No line before the one containing "(-3+ 4)+ (9*(14" should appear; that line and all lines after it, through the end of the data, are to be set down exactly.

(Saved data entries)
********

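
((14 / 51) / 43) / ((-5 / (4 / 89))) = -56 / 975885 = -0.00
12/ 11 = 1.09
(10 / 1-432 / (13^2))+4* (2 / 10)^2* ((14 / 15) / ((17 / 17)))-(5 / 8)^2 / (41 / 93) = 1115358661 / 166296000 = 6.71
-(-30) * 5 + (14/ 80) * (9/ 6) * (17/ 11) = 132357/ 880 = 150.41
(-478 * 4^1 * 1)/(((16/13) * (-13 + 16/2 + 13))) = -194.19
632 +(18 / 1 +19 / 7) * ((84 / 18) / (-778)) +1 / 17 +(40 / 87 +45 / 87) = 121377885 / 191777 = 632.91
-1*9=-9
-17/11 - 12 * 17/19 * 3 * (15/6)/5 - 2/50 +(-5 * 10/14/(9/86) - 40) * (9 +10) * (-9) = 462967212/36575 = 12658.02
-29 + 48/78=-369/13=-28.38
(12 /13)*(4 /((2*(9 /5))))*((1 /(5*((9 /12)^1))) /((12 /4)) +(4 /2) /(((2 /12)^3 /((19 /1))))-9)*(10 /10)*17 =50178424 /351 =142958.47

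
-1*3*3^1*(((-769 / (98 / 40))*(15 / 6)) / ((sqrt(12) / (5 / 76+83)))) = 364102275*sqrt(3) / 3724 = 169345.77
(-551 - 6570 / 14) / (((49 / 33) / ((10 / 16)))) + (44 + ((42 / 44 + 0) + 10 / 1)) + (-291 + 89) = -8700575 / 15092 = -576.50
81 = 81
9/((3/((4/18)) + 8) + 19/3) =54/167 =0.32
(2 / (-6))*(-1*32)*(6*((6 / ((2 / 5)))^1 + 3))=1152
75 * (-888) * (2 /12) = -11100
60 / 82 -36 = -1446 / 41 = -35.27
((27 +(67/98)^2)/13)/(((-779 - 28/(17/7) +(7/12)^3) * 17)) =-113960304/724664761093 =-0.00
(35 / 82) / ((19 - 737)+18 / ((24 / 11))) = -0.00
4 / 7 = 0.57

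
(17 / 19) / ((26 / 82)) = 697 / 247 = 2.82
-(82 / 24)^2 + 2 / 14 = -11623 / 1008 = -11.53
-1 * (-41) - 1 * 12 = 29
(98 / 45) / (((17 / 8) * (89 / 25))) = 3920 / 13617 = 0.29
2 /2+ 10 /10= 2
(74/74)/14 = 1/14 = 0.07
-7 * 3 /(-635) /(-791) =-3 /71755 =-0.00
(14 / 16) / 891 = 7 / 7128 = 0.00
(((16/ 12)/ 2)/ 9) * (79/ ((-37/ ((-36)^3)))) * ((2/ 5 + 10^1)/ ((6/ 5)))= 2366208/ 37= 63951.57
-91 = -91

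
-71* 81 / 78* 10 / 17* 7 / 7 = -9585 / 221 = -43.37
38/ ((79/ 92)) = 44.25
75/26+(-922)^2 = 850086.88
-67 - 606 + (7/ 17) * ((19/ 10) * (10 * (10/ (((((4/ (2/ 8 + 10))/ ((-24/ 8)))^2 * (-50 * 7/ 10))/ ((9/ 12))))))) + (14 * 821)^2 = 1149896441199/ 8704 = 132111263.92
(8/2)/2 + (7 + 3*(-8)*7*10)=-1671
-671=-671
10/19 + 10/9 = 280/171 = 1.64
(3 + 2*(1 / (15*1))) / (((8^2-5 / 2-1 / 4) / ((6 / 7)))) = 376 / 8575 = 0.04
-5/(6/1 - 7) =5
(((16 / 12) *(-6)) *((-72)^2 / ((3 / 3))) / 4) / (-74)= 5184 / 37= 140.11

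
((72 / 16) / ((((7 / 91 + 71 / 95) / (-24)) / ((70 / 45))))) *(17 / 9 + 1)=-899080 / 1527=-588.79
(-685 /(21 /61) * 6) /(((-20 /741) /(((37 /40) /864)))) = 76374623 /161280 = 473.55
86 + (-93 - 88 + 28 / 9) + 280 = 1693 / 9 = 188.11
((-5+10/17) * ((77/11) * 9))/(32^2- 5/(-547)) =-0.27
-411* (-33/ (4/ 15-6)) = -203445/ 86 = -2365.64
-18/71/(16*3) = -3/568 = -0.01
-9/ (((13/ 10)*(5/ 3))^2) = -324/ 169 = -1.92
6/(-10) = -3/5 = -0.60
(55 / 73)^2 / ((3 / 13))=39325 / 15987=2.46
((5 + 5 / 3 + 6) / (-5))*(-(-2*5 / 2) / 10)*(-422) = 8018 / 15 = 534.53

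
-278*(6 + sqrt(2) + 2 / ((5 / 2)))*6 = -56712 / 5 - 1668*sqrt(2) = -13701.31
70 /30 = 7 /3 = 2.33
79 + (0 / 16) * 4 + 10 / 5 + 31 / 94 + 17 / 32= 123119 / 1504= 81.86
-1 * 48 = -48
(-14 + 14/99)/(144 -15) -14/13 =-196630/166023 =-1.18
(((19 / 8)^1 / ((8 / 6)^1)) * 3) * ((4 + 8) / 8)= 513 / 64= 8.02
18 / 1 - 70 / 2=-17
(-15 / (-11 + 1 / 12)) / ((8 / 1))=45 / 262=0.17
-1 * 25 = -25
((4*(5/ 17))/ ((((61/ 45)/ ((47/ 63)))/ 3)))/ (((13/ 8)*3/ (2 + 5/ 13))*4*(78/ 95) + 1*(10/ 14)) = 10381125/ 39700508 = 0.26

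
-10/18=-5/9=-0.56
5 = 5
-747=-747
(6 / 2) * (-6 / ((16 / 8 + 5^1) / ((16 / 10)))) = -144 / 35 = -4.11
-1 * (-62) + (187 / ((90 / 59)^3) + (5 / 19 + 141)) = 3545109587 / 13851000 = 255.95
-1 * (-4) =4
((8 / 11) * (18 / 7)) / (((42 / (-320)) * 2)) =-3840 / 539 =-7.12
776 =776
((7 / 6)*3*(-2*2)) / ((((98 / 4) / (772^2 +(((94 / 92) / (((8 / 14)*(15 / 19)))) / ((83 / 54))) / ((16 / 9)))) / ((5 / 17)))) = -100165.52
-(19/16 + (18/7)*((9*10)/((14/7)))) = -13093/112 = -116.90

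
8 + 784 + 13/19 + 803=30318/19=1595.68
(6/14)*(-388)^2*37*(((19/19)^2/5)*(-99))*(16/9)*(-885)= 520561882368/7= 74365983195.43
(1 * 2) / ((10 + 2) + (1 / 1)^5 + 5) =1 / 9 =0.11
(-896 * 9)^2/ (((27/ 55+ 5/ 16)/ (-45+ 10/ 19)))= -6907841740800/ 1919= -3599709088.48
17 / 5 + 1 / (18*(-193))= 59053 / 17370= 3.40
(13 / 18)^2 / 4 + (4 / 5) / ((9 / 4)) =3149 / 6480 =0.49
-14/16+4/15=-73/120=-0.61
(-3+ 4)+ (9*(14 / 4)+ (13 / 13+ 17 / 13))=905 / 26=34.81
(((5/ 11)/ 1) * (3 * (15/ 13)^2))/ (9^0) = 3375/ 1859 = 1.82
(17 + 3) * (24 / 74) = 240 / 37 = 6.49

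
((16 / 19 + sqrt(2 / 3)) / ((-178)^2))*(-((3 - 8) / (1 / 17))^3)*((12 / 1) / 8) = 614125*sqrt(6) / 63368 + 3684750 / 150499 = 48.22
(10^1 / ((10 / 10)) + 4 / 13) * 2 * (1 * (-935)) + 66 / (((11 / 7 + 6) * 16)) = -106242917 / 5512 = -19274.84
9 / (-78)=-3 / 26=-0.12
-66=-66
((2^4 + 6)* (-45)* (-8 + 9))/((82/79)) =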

********

> Problem solution
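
(-3+ 4)+ (9*(14 / 4)+ (13 / 13+ 17 / 13))=905 / 26=34.81
(((5/ 11)/ 1) * (3 * (15/ 13)^2))/ (9^0) = 3375/ 1859 = 1.82
(17 + 3) * (24 / 74) = 240 / 37 = 6.49

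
((16 / 19 + sqrt(2 / 3)) / ((-178)^2))*(-((3 - 8) / (1 / 17))^3)*((12 / 1) / 8) = 614125*sqrt(6) / 63368 + 3684750 / 150499 = 48.22
(10^1 / ((10 / 10)) + 4 / 13) * 2 * (1 * (-935)) + 66 / (((11 / 7 + 6) * 16)) = -106242917 / 5512 = -19274.84
9 / (-78)=-3 / 26=-0.12
-66=-66
((2^4 + 6)* (-45)* (-8 + 9))/((82/79)) =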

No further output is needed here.